■ **TASK DIRECTIONS**
Exact repetition is required: reproduce every line of the data.

■ **SUPPLIED INFORMATION**
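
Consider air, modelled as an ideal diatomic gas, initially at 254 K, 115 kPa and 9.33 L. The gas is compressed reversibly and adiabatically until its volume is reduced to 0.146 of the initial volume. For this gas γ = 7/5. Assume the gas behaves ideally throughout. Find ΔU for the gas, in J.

3110 J

n = P₁V₁/(RT₁) = 115×9.33/(8.314×254) = 0.508 mol.
Adiabatic: TV^(γ−1) = const ⇒ T₂ = 254×(6.85)^0.400 = 548 K; PV^γ = const ⇒ P₂ = 1700 kPa.
For an ideal gas ΔU = nCvΔT with Cv = (5/2)R = 20.8 J/(mol·K).
ΔU = 0.508×20.8×(548−254) = 3110 J.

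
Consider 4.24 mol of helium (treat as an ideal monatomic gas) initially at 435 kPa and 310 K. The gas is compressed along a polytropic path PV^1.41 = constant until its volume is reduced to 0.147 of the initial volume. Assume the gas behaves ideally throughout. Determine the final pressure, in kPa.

6490 kPa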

■ **TASK OUTPUT**
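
Consider air, modelled as an ideal diatomic gas, initially at 254 K, 115 kPa and 9.33 L. The gas is compressed reversibly and adiabatically until its volume is reduced to 0.146 of the initial volume. For this gas γ = 7/5. Assume the gas behaves ideally throughout. Find ΔU for the gas, in J.

3110 J

n = P₁V₁/(RT₁) = 115×9.33/(8.314×254) = 0.508 mol.
Adiabatic: TV^(γ−1) = const ⇒ T₂ = 254×(6.85)^0.400 = 548 K; PV^γ = const ⇒ P₂ = 1700 kPa.
For an ideal gas ΔU = nCvΔT with Cv = (5/2)R = 20.8 J/(mol·K).
ΔU = 0.508×20.8×(548−254) = 3110 J.

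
Consider 4.24 mol of helium (treat as an ideal monatomic gas) initially at 435 kPa and 310 K. The gas is compressed along a polytropic path PV^1.41 = constant until its volume is reduced to 0.147 of the initial volume. Assume the gas behaves ideally throughout. Determine the final pressure, in kPa.

6490 kPa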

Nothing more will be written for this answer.